▶ **Problem requirements**:
Write out the data below exactly, beginning with the first line and ending once the line that has "Answer: 86096081/59116650 ≈ 1.4564" is written.

··· Data supplied ···

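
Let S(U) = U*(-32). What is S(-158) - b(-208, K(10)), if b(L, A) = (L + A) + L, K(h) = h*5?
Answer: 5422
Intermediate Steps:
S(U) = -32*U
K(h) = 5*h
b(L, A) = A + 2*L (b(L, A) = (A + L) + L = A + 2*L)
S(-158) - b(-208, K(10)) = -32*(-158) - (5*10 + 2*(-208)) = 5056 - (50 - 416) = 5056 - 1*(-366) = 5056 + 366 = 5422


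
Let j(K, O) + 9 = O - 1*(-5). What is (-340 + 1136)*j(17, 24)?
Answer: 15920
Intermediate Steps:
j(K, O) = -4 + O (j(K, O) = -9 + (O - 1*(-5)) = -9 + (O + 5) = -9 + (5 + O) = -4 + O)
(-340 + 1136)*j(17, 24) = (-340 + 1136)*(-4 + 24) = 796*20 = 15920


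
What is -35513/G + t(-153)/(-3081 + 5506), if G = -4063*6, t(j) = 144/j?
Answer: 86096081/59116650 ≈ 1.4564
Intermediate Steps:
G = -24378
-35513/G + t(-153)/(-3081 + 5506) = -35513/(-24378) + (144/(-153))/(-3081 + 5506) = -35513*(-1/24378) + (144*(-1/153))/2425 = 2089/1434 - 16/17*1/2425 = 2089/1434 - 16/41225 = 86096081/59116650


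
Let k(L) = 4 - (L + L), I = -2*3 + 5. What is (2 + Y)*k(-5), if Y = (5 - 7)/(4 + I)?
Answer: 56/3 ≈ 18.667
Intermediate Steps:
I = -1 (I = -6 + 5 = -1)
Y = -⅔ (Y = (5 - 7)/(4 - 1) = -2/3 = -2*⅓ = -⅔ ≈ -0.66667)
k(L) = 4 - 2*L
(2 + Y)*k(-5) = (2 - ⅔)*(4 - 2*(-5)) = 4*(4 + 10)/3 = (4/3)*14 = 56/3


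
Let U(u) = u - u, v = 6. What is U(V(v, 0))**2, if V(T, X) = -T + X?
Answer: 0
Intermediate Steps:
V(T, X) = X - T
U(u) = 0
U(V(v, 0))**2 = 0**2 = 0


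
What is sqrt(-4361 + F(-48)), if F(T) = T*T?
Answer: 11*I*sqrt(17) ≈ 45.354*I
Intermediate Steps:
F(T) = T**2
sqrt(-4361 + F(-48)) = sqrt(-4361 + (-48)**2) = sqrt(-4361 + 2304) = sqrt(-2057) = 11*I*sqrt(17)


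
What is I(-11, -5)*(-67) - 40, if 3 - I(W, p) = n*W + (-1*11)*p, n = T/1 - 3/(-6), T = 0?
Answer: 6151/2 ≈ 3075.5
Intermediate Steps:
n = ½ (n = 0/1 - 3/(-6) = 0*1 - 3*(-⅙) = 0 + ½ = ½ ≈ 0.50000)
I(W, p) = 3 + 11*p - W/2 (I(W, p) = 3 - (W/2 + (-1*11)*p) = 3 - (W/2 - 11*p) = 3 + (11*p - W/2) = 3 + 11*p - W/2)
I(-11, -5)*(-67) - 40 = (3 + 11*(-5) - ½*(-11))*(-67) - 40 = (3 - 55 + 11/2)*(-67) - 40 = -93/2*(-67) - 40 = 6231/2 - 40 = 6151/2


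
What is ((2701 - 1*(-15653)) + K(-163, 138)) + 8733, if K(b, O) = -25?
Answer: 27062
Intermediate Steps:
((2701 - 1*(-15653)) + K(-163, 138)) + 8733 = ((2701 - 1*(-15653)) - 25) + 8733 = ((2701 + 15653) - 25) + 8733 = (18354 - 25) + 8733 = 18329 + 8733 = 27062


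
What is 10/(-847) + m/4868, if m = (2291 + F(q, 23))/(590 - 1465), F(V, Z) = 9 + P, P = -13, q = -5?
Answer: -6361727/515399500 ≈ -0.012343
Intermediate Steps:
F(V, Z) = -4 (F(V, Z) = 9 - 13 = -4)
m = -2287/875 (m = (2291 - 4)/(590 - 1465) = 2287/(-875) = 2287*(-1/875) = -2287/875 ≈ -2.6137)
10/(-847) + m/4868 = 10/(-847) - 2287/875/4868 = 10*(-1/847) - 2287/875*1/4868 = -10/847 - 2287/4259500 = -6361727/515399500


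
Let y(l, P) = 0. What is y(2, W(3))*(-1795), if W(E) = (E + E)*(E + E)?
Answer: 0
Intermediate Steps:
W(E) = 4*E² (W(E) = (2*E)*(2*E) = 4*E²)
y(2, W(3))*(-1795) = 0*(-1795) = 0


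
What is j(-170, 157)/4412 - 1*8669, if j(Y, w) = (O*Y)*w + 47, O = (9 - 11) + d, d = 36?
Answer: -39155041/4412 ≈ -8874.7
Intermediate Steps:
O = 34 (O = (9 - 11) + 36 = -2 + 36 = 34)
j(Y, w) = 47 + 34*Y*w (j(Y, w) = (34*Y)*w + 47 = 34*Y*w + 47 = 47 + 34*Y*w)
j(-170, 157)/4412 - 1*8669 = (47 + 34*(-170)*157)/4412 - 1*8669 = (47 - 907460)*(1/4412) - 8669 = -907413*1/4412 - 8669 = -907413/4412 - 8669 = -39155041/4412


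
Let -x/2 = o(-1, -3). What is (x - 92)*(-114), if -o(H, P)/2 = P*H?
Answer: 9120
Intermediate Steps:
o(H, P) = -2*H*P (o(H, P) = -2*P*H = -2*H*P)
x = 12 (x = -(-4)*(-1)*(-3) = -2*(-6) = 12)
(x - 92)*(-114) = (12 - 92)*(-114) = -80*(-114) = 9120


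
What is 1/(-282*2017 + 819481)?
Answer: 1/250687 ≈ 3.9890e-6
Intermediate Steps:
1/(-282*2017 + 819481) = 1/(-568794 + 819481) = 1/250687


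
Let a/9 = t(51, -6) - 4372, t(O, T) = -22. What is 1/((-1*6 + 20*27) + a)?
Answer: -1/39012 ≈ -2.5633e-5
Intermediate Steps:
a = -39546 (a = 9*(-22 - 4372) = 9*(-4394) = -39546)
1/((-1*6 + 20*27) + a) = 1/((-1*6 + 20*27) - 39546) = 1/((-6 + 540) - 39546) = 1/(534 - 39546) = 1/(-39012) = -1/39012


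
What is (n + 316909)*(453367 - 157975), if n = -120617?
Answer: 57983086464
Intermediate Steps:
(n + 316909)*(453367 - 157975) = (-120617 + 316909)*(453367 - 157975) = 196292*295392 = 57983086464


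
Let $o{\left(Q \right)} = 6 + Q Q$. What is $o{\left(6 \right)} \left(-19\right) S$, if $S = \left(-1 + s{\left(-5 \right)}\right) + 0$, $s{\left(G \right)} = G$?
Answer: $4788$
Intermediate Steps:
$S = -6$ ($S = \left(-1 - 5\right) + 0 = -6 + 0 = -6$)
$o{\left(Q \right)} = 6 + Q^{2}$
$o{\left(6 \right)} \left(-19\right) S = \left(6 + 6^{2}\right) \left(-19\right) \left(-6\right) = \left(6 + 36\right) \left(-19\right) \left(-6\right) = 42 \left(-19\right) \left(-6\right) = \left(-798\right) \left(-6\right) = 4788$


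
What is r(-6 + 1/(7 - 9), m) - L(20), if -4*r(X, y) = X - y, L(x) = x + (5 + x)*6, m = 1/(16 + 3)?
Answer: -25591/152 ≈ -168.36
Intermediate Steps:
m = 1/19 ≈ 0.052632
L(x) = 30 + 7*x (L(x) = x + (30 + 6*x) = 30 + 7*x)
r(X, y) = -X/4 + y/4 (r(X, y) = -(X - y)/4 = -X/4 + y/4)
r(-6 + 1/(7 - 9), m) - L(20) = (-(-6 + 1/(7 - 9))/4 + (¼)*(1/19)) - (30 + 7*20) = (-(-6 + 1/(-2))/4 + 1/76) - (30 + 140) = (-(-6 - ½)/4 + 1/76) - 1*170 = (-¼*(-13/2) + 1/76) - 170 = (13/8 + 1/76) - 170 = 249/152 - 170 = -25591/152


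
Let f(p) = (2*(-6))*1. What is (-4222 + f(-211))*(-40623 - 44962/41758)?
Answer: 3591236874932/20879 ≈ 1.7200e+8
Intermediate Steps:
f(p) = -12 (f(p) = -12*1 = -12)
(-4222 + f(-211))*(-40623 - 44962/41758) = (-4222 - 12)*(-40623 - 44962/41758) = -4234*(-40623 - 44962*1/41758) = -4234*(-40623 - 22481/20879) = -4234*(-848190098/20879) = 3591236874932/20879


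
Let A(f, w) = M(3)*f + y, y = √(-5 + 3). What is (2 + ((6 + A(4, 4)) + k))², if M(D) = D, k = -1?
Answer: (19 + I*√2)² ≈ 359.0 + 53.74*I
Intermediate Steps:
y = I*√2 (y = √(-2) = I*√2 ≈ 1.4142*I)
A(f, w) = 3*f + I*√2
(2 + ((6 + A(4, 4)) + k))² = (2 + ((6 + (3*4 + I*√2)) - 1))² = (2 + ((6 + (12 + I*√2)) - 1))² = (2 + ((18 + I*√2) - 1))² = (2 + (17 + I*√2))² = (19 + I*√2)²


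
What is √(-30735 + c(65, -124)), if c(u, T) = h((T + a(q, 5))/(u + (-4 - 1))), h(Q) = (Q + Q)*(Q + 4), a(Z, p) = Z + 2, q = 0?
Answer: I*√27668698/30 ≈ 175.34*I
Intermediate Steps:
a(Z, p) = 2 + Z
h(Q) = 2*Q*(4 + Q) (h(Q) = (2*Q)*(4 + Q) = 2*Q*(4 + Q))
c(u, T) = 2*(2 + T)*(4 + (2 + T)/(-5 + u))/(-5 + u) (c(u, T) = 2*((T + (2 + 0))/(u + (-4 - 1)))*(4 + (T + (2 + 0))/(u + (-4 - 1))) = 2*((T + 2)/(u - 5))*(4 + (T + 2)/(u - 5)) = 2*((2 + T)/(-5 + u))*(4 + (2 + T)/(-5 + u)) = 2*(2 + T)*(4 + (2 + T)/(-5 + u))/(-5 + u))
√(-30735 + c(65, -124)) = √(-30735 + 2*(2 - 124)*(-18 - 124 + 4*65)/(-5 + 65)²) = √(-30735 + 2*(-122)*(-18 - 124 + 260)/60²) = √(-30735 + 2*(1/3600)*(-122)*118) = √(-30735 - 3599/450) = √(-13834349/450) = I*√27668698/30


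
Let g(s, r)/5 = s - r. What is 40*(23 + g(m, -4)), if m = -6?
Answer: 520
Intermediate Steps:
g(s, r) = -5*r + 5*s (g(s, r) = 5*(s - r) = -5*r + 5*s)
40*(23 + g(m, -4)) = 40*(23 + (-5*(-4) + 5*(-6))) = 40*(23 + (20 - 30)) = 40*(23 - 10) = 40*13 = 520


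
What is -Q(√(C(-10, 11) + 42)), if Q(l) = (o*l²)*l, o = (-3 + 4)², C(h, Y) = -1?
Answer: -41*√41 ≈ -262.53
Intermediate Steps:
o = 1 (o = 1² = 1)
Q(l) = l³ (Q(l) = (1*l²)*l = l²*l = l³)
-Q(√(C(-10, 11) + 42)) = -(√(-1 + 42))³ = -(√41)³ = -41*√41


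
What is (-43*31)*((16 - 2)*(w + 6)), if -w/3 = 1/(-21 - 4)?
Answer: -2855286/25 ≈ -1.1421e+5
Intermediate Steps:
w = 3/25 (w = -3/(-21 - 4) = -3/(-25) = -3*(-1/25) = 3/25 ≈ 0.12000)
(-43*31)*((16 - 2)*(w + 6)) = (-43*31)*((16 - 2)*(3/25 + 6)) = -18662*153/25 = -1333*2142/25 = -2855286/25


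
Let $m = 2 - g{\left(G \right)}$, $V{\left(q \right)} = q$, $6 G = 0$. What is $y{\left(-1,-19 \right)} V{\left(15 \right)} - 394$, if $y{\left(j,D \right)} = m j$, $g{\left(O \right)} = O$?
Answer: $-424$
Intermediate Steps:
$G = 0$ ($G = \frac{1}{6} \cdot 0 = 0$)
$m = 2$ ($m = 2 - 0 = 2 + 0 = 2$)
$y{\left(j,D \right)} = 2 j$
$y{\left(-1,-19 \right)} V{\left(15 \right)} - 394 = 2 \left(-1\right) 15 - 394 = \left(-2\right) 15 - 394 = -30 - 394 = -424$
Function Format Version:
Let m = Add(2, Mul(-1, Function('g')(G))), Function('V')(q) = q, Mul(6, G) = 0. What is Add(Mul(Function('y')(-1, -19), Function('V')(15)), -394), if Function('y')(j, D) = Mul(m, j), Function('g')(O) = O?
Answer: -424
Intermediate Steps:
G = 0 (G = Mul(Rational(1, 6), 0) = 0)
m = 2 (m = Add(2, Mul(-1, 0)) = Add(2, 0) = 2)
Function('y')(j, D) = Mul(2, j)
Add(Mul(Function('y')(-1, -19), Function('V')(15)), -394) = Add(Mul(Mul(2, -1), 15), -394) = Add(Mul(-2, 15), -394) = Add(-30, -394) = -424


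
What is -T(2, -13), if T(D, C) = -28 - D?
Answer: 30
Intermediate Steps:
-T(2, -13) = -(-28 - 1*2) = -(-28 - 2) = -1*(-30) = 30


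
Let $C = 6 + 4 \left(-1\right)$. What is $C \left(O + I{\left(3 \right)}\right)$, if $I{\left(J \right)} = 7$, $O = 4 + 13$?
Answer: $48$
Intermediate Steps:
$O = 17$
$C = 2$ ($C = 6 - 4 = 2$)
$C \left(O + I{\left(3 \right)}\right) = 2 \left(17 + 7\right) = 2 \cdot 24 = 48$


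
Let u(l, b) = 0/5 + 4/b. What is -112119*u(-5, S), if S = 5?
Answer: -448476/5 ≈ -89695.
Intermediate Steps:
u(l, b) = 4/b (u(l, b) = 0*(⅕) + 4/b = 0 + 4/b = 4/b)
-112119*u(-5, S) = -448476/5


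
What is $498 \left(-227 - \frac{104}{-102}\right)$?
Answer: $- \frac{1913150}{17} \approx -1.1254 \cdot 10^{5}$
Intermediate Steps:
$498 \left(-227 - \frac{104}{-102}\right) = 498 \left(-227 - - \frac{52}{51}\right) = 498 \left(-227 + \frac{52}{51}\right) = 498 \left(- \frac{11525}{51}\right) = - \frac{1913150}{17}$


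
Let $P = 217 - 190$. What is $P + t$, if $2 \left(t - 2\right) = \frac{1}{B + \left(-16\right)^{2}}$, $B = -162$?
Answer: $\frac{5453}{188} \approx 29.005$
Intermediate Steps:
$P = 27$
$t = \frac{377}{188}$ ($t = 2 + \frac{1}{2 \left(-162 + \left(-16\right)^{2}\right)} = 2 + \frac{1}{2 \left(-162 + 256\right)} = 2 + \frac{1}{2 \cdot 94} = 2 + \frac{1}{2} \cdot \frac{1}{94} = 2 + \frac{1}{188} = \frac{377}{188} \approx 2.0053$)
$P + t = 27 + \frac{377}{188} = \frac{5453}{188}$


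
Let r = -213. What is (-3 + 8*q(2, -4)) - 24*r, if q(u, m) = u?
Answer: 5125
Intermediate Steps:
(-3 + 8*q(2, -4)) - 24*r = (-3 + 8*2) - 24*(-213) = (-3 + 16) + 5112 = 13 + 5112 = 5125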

···

▶ **Solved problem**:
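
Let S(U) = U*(-32). What is S(-158) - b(-208, K(10)), if b(L, A) = (L + A) + L, K(h) = h*5?
Answer: 5422
Intermediate Steps:
S(U) = -32*U
K(h) = 5*h
b(L, A) = A + 2*L (b(L, A) = (A + L) + L = A + 2*L)
S(-158) - b(-208, K(10)) = -32*(-158) - (5*10 + 2*(-208)) = 5056 - (50 - 416) = 5056 - 1*(-366) = 5056 + 366 = 5422


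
Let j(K, O) + 9 = O - 1*(-5). What is (-340 + 1136)*j(17, 24)?
Answer: 15920
Intermediate Steps:
j(K, O) = -4 + O (j(K, O) = -9 + (O - 1*(-5)) = -9 + (O + 5) = -9 + (5 + O) = -4 + O)
(-340 + 1136)*j(17, 24) = (-340 + 1136)*(-4 + 24) = 796*20 = 15920


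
What is -35513/G + t(-153)/(-3081 + 5506), if G = -4063*6, t(j) = 144/j?
Answer: 86096081/59116650 ≈ 1.4564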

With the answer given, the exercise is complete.